[Collected data]
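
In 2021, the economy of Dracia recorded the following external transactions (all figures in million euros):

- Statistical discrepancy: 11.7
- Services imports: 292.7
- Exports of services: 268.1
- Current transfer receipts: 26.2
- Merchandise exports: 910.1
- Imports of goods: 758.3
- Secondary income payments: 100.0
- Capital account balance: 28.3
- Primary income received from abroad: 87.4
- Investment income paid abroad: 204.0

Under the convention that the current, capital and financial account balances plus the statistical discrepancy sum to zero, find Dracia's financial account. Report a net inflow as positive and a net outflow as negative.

Goods balance = 910.1 - 758.3 = 151.8
Services balance = 268.1 - 292.7 = -24.6
Trade balance (goods + services) = 151.8 + (-24.6) = 127.2
Net primary income = 87.4 - 204.0 = -116.6
Net secondary income = 26.2 - 100.0 = -73.8
Current account = 127.2 + (-116.6) + (-73.8) = -63.2
Financial account = -(-63.2 + 28.3 + 11.7) = 23.2

23.2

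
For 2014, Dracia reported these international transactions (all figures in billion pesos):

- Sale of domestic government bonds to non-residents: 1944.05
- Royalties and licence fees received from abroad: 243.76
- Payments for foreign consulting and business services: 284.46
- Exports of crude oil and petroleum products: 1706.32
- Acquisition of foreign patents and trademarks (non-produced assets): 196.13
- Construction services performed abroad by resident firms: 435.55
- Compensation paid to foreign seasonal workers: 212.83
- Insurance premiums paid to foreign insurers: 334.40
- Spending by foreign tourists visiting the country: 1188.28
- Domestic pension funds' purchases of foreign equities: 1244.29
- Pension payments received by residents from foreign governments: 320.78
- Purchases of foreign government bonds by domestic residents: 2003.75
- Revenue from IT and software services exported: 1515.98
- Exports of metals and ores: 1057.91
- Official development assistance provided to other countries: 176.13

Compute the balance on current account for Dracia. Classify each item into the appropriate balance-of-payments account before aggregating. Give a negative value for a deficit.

Goods: 1057.91 + 1706.32 = 2764.23
Services: -284.46 + 243.76 + 435.55 - 334.40 + 1188.28 + 1515.98 = 2764.71
Primary income: -212.83
Secondary income: -176.13 + 320.78 = 144.65
Current account = 2764.23 + 2764.71 + (-212.83) + 144.65 = 5460.76
(Excluded from the current account — financial account: sale of domestic government bonds to non-residents 1944.05, domestic pension funds' purchases of foreign equities 1244.29, purchases of foreign government bonds by domestic residents 2003.75; capital account: acquisition of foreign patents and trademarks (non-produced assets) 196.13.)

5460.76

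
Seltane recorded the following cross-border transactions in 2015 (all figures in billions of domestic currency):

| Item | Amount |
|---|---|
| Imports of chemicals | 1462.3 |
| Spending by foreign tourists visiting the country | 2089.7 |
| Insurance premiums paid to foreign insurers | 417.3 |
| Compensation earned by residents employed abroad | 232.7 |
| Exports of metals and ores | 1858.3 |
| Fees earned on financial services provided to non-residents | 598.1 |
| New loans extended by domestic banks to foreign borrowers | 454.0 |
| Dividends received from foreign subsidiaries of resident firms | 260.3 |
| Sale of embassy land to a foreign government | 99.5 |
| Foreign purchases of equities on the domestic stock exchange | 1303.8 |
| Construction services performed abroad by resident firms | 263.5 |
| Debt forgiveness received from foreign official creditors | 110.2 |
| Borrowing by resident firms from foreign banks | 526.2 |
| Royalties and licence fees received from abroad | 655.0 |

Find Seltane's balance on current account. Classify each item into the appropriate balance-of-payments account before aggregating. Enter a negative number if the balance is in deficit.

4078.0

Goods: 1858.3 - 1462.3 = 396.0
Services: -417.3 + 263.5 + 655.0 + 598.1 + 2089.7 = 3189.0
Primary income: 260.3 + 232.7 = 493.0
Current account = 396.0 + 3189.0 + 493.0 = 4078.0
(Excluded from the current account — financial account: new loans extended by domestic banks to foreign borrowers 454.0, foreign purchases of equities on the domestic stock exchange 1303.8, borrowing by resident firms from foreign banks 526.2; capital account: sale of embassy land to a foreign government 99.5, debt forgiveness received from foreign official creditors 110.2.)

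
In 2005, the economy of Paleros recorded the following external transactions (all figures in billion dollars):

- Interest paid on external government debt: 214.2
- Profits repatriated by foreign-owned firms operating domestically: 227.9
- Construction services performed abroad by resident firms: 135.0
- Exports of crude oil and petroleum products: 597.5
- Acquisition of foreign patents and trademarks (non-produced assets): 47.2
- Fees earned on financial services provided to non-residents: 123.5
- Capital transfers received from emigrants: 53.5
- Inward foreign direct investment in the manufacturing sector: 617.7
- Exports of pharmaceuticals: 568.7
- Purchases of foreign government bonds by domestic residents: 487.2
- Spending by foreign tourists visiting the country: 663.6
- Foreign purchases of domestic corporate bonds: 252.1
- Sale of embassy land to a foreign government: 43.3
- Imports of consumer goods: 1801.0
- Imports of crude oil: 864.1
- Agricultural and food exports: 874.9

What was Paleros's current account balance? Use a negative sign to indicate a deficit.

Goods: 874.9 + 568.7 - 864.1 + 597.5 - 1801.0 = -624.0
Services: 123.5 + 135.0 + 663.6 = 922.1
Primary income: -227.9 - 214.2 = -442.1
Current account = (-624.0) + 922.1 + (-442.1) = -144.0
(Excluded from the current account — capital account: acquisition of foreign patents and trademarks (non-produced assets) 47.2, capital transfers received from emigrants 53.5, sale of embassy land to a foreign government 43.3; financial account: inward foreign direct investment in the manufacturing sector 617.7, purchases of foreign government bonds by domestic residents 487.2, foreign purchases of domestic corporate bonds 252.1.)

-144.0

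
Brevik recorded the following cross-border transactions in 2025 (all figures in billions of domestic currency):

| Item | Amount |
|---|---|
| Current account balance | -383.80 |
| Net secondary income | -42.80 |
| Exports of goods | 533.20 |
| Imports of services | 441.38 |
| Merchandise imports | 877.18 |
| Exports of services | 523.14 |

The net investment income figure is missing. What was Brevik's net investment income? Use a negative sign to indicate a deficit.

Current account = goods balance + services balance + net primary income + net secondary income
Sum of the known components = -305.02
Net investment income = CA - (known components) = -383.80 - (-305.02) = -78.78

-78.78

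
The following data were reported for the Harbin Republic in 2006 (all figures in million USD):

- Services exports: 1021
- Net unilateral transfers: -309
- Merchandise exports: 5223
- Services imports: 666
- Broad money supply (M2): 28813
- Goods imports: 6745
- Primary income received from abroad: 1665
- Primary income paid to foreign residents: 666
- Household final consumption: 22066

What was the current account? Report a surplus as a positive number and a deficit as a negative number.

-477

Goods balance = 5223 - 6745 = -1522
Services balance = 1021 - 666 = 355
Trade balance (goods + services) = -1522 + 355 = -1167
Net primary income = 1665 - 666 = 999
Net secondary income = -309
Current account = -1167 + 999 + (-309) = -477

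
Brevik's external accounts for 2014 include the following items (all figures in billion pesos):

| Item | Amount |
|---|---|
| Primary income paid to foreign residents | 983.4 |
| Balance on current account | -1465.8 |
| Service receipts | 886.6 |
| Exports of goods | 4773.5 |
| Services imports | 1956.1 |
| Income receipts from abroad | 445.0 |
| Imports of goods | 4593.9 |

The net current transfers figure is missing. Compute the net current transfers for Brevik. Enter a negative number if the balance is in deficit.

-37.5

Current account = goods balance + services balance + net primary income + net secondary income
Sum of the known components = -1428.3
Net current transfers = CA - (known components) = -1465.8 - (-1428.3) = -37.5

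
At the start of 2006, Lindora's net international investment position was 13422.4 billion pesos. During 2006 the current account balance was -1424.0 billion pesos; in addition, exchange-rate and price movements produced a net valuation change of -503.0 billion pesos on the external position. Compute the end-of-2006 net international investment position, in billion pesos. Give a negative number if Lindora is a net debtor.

Change in NIIP = current account + net valuation change = -1424.0 + (-503.0) = -1927.0
End-of-year NIIP = 13422.4 + (-1927.0) = 11495.4

11495.4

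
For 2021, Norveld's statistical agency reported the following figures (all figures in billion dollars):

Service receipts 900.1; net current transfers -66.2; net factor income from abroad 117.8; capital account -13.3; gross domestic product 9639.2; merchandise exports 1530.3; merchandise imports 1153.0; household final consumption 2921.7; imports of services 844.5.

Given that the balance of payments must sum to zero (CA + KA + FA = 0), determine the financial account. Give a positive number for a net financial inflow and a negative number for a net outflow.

-471.2

Goods balance = 1530.3 - 1153.0 = 377.3
Services balance = 900.1 - 844.5 = 55.6
Trade balance (goods + services) = 377.3 + 55.6 = 432.9
Net primary income = 117.8
Net secondary income = -66.2
Current account = 432.9 + 117.8 + (-66.2) = 484.5
Financial account = -(484.5 + (-13.3)) = -471.2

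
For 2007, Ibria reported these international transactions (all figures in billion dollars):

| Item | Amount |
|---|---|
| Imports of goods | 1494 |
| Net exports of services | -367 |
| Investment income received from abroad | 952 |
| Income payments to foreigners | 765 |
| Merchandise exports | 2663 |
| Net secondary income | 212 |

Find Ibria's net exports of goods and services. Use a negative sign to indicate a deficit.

Goods balance = 2663 - 1494 = 1169
Services balance = -367
Trade balance (goods + services) = 1169 + (-367) = 802

802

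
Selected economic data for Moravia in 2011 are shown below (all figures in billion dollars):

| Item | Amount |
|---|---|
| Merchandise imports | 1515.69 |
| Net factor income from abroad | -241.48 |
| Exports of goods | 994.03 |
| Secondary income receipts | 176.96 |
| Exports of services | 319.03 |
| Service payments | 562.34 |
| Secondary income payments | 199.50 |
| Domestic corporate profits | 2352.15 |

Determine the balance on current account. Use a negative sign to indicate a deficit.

-1028.99

Goods balance = 994.03 - 1515.69 = -521.66
Services balance = 319.03 - 562.34 = -243.31
Trade balance (goods + services) = -521.66 + (-243.31) = -764.97
Net primary income = -241.48
Net secondary income = 176.96 - 199.50 = -22.54
Current account = -764.97 + (-241.48) + (-22.54) = -1028.99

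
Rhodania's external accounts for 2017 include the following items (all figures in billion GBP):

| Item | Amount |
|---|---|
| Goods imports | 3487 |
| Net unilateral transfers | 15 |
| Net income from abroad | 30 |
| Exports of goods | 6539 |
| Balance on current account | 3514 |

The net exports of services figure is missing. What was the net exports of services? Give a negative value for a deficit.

Current account = goods balance + services balance + net primary income + net secondary income
Sum of the known components = 3097
Net exports of services = CA - (known components) = 3514 - 3097 = 417

417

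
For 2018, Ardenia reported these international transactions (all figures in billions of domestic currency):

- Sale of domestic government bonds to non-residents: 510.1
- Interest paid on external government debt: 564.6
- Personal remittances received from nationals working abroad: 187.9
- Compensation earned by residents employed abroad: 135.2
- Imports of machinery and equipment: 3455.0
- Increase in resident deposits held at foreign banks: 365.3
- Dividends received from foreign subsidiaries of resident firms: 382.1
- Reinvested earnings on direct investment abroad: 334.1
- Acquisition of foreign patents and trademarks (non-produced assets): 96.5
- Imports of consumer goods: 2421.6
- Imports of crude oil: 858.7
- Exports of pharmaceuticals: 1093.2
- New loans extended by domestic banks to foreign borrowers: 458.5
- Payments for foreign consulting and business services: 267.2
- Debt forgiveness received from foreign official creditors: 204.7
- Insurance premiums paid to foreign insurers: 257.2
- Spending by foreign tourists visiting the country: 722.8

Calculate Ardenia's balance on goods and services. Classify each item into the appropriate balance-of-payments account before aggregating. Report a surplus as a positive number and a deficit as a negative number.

Goods: -2421.6 + 1093.2 - 858.7 - 3455.0 = -5642.1
Services: 722.8 - 267.2 - 257.2 = 198.4
Trade balance = -5642.1 + 198.4 = -5443.7
(Excluded from the trade balance — financial account: sale of domestic government bonds to non-residents 510.1, increase in resident deposits held at foreign banks 365.3, new loans extended by domestic banks to foreign borrowers 458.5; primary income: interest paid on external government debt 564.6, compensation earned by residents employed abroad 135.2, dividends received from foreign subsidiaries of resident firms 382.1, reinvested earnings on direct investment abroad 334.1; secondary income: personal remittances received from nationals working abroad 187.9; capital account: acquisition of foreign patents and trademarks (non-produced assets) 96.5, debt forgiveness received from foreign official creditors 204.7.)

-5443.7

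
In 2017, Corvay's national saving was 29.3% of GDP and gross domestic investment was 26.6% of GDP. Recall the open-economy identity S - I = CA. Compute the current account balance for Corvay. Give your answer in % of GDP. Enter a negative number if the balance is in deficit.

2.7

CA = S - I = 29.3 - 26.6 = 2.7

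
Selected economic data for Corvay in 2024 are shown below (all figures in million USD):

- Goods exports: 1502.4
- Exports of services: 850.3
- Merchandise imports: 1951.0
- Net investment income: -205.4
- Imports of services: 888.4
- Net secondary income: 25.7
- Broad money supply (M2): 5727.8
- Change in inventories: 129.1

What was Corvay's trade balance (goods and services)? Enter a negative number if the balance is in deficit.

-486.7

Goods balance = 1502.4 - 1951.0 = -448.6
Services balance = 850.3 - 888.4 = -38.1
Trade balance (goods + services) = -448.6 + (-38.1) = -486.7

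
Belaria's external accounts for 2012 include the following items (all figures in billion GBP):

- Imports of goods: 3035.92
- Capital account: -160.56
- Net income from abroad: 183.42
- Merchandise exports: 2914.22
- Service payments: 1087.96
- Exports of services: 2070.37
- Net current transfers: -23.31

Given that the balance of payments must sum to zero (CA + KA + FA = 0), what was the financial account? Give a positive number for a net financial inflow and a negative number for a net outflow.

-860.26

Goods balance = 2914.22 - 3035.92 = -121.70
Services balance = 2070.37 - 1087.96 = 982.41
Trade balance (goods + services) = -121.70 + 982.41 = 860.71
Net primary income = 183.42
Net secondary income = -23.31
Current account = 860.71 + 183.42 + (-23.31) = 1020.82
Financial account = -(1020.82 + (-160.56)) = -860.26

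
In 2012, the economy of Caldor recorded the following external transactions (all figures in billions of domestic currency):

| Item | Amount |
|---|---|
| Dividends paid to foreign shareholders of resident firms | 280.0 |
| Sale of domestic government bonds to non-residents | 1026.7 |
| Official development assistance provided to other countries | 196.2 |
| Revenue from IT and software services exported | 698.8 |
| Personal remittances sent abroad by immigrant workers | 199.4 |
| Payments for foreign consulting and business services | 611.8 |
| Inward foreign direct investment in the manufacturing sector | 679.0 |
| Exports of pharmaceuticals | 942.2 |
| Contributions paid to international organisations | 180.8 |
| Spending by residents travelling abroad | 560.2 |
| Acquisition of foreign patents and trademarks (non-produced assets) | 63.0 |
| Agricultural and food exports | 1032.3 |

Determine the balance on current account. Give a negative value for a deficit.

Goods: 1032.3 + 942.2 = 1974.5
Services: 698.8 - 611.8 - 560.2 = -473.2
Primary income: -280.0
Secondary income: -180.8 - 196.2 - 199.4 = -576.4
Current account = 1974.5 + (-473.2) + (-280.0) + (-576.4) = 644.9
(Excluded from the current account — financial account: sale of domestic government bonds to non-residents 1026.7, inward foreign direct investment in the manufacturing sector 679.0; capital account: acquisition of foreign patents and trademarks (non-produced assets) 63.0.)

644.9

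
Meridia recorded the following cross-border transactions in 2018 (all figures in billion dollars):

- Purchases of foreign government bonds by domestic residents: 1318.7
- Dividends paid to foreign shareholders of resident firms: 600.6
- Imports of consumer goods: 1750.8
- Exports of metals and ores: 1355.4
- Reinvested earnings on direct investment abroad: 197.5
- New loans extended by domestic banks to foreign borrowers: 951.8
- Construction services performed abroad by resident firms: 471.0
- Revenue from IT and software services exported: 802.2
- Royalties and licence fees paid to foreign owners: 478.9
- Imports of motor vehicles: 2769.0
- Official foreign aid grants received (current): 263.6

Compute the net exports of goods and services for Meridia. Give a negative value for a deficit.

-2370.1

Goods: -1750.8 + 1355.4 - 2769.0 = -3164.4
Services: 802.2 - 478.9 + 471.0 = 794.3
Trade balance = -3164.4 + 794.3 = -2370.1
(Excluded from the trade balance — financial account: purchases of foreign government bonds by domestic residents 1318.7, new loans extended by domestic banks to foreign borrowers 951.8; primary income: dividends paid to foreign shareholders of resident firms 600.6, reinvested earnings on direct investment abroad 197.5; secondary income: official foreign aid grants received (current) 263.6.)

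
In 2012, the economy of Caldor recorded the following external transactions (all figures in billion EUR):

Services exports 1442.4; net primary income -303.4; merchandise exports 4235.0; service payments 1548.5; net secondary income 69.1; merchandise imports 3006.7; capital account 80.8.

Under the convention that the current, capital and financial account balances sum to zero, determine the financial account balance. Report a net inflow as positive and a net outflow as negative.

Goods balance = 4235.0 - 3006.7 = 1228.3
Services balance = 1442.4 - 1548.5 = -106.1
Trade balance (goods + services) = 1228.3 + (-106.1) = 1122.2
Net primary income = -303.4
Net secondary income = 69.1
Current account = 1122.2 + (-303.4) + 69.1 = 887.9
Financial account = -(887.9 + 80.8) = -968.7

-968.7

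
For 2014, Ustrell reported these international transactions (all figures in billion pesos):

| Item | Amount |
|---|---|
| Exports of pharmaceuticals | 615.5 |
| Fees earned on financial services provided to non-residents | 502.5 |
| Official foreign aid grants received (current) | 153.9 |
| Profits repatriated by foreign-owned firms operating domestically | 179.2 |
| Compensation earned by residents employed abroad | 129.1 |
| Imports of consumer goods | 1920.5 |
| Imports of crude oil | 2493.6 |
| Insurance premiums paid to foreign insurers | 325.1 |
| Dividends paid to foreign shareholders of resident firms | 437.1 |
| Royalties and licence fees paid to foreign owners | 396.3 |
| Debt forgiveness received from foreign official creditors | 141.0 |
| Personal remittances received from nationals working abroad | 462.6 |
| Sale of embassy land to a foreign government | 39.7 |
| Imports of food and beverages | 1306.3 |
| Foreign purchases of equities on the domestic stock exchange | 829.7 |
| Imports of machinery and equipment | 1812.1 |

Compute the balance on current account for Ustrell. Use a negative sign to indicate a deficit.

-7006.6

Goods: -1920.5 - 1306.3 - 1812.1 - 2493.6 + 615.5 = -6917.0
Services: 502.5 - 396.3 - 325.1 = -218.9
Primary income: 129.1 - 179.2 - 437.1 = -487.2
Secondary income: 153.9 + 462.6 = 616.5
Current account = (-6917.0) + (-218.9) + (-487.2) + 616.5 = -7006.6
(Excluded from the current account — capital account: debt forgiveness received from foreign official creditors 141.0, sale of embassy land to a foreign government 39.7; financial account: foreign purchases of equities on the domestic stock exchange 829.7.)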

**WORK INSTRUCTION**:
From the records above, retype only the lines starting at the line that contains "Rhodania's external accounts" and ending at the line that contains "account | 3514 |", both included.

**COMPLETED TASK**:
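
Rhodania's external accounts for 2017 include the following items (all figures in billion GBP):

| Item | Amount |
|---|---|
| Goods imports | 3487 |
| Net unilateral transfers | 15 |
| Net income from abroad | 30 |
| Exports of goods | 6539 |
| Balance on current account | 3514 |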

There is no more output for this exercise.